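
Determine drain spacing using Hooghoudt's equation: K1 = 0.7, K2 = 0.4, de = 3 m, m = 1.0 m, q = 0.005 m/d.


S^2 = 8*K2*de*m/q + 4*K1*m^2/q
S^2 = 8*0.4*3*1.0/0.005 + 4*0.7*1.0^2/0.005
S = sqrt(2480.0000)

49.7996 m


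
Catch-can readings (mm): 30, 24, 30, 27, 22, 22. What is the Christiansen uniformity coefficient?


mean = 25.833333 mm
MAD = 3.166667 mm
CU = (1 - 3.166667/25.833333)*100

87.7419 %


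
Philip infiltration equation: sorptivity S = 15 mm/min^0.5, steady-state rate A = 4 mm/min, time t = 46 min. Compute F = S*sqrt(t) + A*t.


F = S*sqrt(t) + A*t
F = 15*sqrt(46) + 4*46
F = 15*6.782330 + 184

285.7350 mm


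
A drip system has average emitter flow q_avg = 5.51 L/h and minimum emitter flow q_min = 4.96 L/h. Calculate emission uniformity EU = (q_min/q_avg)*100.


EU = (q_min/q_avg)*100 = (4.96/5.51)*100 = 90.0181%

90.0181 %


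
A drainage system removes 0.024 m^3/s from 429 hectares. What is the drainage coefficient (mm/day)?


DC = Q * 86400 / (A * 10000) * 1000
DC = 0.024 * 86400 / (429 * 10000) * 1000
DC = 2073600.0000 / 4290000

0.4834 mm/day


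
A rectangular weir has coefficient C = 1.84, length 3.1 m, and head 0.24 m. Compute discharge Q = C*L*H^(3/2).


Q = C * L * H^(3/2) = 1.84 * 3.1 * 0.24^1.5 = 1.84 * 3.1 * 0.117576

0.6707 m^3/s


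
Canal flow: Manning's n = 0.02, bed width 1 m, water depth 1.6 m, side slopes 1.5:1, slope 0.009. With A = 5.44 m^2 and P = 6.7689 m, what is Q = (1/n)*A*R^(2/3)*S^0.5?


R = A/P = 5.44/6.7689 = 0.803676
Q = (1/0.02) * 5.44 * 0.803676^(2/3) * 0.009^0.5

22.3054 m^3/s


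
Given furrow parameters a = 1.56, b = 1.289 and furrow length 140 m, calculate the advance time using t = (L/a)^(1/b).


t = (L/a)^(1/b)
t = (140/1.56)^(1/1.289)
t = 89.743590^(1/1.289)

32.7439 min


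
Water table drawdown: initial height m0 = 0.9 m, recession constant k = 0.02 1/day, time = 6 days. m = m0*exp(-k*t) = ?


m = m0 * exp(-k*t)
m = 0.9 * exp(-0.02 * 6)
m = 0.9 * exp(-0.1200)

0.7982 m


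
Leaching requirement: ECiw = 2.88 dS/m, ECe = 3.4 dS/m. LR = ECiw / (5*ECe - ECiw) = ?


LR = ECiw / (5*ECe - ECiw)
LR = 2.88 / (5*3.4 - 2.88)
LR = 2.88 / 14.1200

0.2040


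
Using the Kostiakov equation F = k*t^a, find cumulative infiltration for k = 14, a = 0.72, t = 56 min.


F = k * t^a = 14 * 56^0.72
F = 14 * 18.142427

253.9940 mm


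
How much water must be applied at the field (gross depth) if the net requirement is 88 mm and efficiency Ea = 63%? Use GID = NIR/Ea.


Ea = 63% = 0.63
GID = NIR / Ea = 88 / 0.63 = 139.6825 mm

139.6825 mm


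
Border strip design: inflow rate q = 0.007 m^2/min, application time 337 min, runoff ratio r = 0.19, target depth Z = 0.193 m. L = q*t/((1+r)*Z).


L = q*t/((1+r)*Z)
L = 0.007*337/((1+0.19)*0.193)
L = 2.359/0.22967

10.2713 m


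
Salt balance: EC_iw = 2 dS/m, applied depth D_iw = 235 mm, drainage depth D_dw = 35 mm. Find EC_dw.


EC_dw = EC_iw * D_iw / D_dw
EC_dw = 2 * 235 / 35
EC_dw = 470 / 35

13.4286 dS/m


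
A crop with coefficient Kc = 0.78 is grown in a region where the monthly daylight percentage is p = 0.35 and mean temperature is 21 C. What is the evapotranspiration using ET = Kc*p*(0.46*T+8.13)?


ET = Kc * p * (0.46*T + 8.13)
ET = 0.78 * 0.35 * (0.46*21 + 8.13)
ET = 0.78 * 0.35 * 17.7900

4.8567 mm/day


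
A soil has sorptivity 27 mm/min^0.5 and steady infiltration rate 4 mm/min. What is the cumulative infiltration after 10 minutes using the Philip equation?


F = S*sqrt(t) + A*t
F = 27*sqrt(10) + 4*10
F = 27*3.162278 + 40

125.3815 mm


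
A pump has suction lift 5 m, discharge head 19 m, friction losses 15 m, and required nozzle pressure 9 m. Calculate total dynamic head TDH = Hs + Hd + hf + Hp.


TDH = Hs + Hd + hf + Hp = 5 + 19 + 15 + 9 = 48

48 m


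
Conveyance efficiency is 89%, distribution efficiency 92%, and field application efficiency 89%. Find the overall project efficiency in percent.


Ec = 0.89, Eb = 0.92, Ea = 0.89
E = 0.89 * 0.92 * 0.89 * 100 = 72.8732%

72.8732 %


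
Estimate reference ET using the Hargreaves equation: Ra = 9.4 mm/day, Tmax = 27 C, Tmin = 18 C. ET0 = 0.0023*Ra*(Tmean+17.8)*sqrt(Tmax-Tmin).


Tmean = (Tmax + Tmin)/2 = (27 + 18)/2 = 22.5
ET0 = 0.0023 * 9.4 * (22.5 + 17.8) * sqrt(27 - 18)
ET0 = 0.0023 * 9.4 * 40.3 * 3.000000

2.6139 mm/day


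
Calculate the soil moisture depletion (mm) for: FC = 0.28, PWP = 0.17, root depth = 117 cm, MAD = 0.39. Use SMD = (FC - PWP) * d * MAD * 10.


SMD = (FC - PWP) * d * MAD * 10
SMD = (0.28 - 0.17) * 117 * 0.39 * 10
SMD = 0.1100 * 117 * 0.39 * 10

50.1930 mm


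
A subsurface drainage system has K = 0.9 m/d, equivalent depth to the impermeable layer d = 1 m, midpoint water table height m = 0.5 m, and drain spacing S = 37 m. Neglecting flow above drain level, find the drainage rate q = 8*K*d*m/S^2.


q = 8*K*d*m/S^2
q = 8*0.9*1*0.5/37^2
q = 3.6000 / 1369

0.0026 m/d


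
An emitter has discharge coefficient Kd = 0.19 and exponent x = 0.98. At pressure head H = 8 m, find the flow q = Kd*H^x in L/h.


q = Kd * H^x = 0.19 * 8^0.98 = 0.19 * 7.674113

1.4581 L/h


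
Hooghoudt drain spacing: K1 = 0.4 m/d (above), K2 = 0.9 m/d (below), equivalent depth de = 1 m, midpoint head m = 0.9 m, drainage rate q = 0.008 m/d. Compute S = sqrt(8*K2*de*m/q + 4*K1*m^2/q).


S^2 = 8*K2*de*m/q + 4*K1*m^2/q
S^2 = 8*0.9*1*0.9/0.008 + 4*0.4*0.9^2/0.008
S = sqrt(972.0000)

31.1769 m


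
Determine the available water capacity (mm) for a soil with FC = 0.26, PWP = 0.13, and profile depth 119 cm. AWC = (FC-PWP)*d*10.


AWC = (FC - PWP) * d * 10
AWC = (0.26 - 0.13) * 119 * 10
AWC = 0.1300 * 119 * 10

154.7000 mm


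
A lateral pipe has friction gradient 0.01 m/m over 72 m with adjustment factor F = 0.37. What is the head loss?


hf = J * L * F = 0.01 * 72 * 0.37 = 0.2664 m

0.2664 m


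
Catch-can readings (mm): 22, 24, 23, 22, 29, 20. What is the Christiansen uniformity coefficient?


mean = 23.333333 mm
MAD = 2.111111 mm
CU = (1 - 2.111111/23.333333)*100

90.9524 %


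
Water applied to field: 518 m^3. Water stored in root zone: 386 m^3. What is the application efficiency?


Ea = V_root / V_field * 100 = 386 / 518 * 100 = 74.5174%

74.5174 %


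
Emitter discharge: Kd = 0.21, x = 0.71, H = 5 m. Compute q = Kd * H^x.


q = Kd * H^x = 0.21 * 5^0.71 = 0.21 * 3.135225

0.6584 L/h


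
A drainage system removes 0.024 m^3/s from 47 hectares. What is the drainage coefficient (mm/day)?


DC = Q * 86400 / (A * 10000) * 1000
DC = 0.024 * 86400 / (47 * 10000) * 1000
DC = 2073600.0000 / 470000

4.4119 mm/day


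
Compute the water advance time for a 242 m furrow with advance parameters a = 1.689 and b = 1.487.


t = (L/a)^(1/b)
t = (242/1.689)^(1/1.487)
t = 143.280047^(1/1.487)

28.1854 min


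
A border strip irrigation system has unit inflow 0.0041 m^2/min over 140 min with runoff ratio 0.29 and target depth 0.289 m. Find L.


L = q*t/((1+r)*Z)
L = 0.0041*140/((1+0.29)*0.289)
L = 0.574/0.37281

1.5397 m


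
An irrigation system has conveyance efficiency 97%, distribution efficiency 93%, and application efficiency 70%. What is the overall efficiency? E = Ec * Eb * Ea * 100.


Ec = 0.97, Eb = 0.93, Ea = 0.7
E = 0.97 * 0.93 * 0.7 * 100 = 63.1470%

63.1470 %


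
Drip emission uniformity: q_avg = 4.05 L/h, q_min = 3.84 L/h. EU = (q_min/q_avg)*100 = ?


EU = (q_min/q_avg)*100 = (3.84/4.05)*100 = 94.8148%

94.8148 %


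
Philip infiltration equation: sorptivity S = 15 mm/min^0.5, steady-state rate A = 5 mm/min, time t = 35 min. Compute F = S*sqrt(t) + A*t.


F = S*sqrt(t) + A*t
F = 15*sqrt(35) + 5*35
F = 15*5.916080 + 175

263.7412 mm


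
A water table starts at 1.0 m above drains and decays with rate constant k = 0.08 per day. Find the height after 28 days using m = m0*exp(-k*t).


m = m0 * exp(-k*t)
m = 1.0 * exp(-0.08 * 28)
m = 1.0 * exp(-2.2400)

0.1065 m


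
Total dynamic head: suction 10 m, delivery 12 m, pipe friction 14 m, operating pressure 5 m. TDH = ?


TDH = Hs + Hd + hf + Hp = 10 + 12 + 14 + 5 = 41

41 m


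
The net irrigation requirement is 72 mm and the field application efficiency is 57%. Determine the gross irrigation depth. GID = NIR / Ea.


Ea = 57% = 0.57
GID = NIR / Ea = 72 / 0.57 = 126.3158 mm

126.3158 mm


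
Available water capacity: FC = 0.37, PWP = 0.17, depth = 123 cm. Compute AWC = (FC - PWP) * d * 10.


AWC = (FC - PWP) * d * 10
AWC = (0.37 - 0.17) * 123 * 10
AWC = 0.2000 * 123 * 10

246.0000 mm


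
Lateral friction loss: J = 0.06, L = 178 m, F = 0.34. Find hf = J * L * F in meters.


hf = J * L * F = 0.06 * 178 * 0.34 = 3.6312 m

3.6312 m


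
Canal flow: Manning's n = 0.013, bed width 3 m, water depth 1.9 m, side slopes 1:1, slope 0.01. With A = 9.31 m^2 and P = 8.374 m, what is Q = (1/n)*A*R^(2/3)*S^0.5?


R = A/P = 9.31/8.374 = 1.111775
Q = (1/0.013) * 9.31 * 1.111775^(2/3) * 0.01^0.5

76.8571 m^3/s


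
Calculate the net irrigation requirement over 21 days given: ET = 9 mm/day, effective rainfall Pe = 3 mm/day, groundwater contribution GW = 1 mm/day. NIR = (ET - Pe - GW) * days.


Daily deficit = ET - Pe - GW = 9 - 3 - 1 = 5 mm/day
NIR = 5 * 21 = 105 mm

105.0000 mm


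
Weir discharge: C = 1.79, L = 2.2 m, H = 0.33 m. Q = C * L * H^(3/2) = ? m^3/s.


Q = C * L * H^(3/2) = 1.79 * 2.2 * 0.33^1.5 = 1.79 * 2.2 * 0.189571

0.7465 m^3/s


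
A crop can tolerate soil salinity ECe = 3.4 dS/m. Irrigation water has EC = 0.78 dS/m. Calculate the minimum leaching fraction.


LR = ECiw / (5*ECe - ECiw)
LR = 0.78 / (5*3.4 - 0.78)
LR = 0.78 / 16.2200

0.0481


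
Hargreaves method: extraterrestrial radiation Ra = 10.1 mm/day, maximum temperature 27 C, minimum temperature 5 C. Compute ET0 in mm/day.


Tmean = (Tmax + Tmin)/2 = (27 + 5)/2 = 16.0
ET0 = 0.0023 * 10.1 * (16.0 + 17.8) * sqrt(27 - 5)
ET0 = 0.0023 * 10.1 * 33.8 * 4.690416

3.6828 mm/day


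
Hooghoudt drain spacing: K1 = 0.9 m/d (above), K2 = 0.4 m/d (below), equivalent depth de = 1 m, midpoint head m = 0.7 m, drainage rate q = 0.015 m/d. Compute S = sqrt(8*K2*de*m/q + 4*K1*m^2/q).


S^2 = 8*K2*de*m/q + 4*K1*m^2/q
S^2 = 8*0.4*1*0.7/0.015 + 4*0.9*0.7^2/0.015
S = sqrt(266.9333)

16.3381 m


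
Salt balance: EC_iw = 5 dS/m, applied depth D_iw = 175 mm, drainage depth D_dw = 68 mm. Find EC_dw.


EC_dw = EC_iw * D_iw / D_dw
EC_dw = 5 * 175 / 68
EC_dw = 875 / 68

12.8676 dS/m


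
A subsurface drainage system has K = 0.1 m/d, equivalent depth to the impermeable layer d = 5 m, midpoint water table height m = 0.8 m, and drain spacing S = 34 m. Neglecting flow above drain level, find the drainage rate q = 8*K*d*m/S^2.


q = 8*K*d*m/S^2
q = 8*0.1*5*0.8/34^2
q = 3.2000 / 1156

0.0028 m/d


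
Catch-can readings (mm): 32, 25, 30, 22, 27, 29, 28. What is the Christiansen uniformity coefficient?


mean = 27.571429 mm
MAD = 2.489796 mm
CU = (1 - 2.489796/27.571429)*100

90.9697 %


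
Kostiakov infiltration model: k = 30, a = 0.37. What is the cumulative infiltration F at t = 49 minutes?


F = k * t^a = 30 * 49^0.37
F = 30 * 4.220584

126.6175 mm


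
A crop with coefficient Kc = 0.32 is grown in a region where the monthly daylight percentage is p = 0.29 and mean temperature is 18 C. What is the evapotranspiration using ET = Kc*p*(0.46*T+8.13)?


ET = Kc * p * (0.46*T + 8.13)
ET = 0.32 * 0.29 * (0.46*18 + 8.13)
ET = 0.32 * 0.29 * 16.4100

1.5228 mm/day


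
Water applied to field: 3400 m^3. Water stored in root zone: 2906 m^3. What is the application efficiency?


Ea = V_root / V_field * 100 = 2906 / 3400 * 100 = 85.4706%

85.4706 %


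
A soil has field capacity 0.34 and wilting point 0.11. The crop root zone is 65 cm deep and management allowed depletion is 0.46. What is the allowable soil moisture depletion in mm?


SMD = (FC - PWP) * d * MAD * 10
SMD = (0.34 - 0.11) * 65 * 0.46 * 10
SMD = 0.2300 * 65 * 0.46 * 10

68.7700 mm


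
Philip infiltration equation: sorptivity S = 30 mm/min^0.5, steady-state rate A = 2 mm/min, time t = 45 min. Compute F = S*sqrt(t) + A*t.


F = S*sqrt(t) + A*t
F = 30*sqrt(45) + 2*45
F = 30*6.708204 + 90

291.2461 mm


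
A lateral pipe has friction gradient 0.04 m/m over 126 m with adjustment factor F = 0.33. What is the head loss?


hf = J * L * F = 0.04 * 126 * 0.33 = 1.6632 m

1.6632 m


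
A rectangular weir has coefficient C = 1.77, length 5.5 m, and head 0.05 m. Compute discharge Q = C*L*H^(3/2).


Q = C * L * H^(3/2) = 1.77 * 5.5 * 0.05^1.5 = 1.77 * 5.5 * 0.011180

0.1088 m^3/s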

WORK INSTRUCTIONS = Copy, with no alteration, the line that contains "A lateral pipe has friction gradient 0.04" and each remaining line of the listing above.

ANSWER AREA =
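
A lateral pipe has friction gradient 0.04 m/m over 126 m with adjustment factor F = 0.33. What is the head loss?


hf = J * L * F = 0.04 * 126 * 0.33 = 1.6632 m

1.6632 m


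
A rectangular weir has coefficient C = 1.77, length 5.5 m, and head 0.05 m. Compute discharge Q = C*L*H^(3/2).


Q = C * L * H^(3/2) = 1.77 * 5.5 * 0.05^1.5 = 1.77 * 5.5 * 0.011180

0.1088 m^3/s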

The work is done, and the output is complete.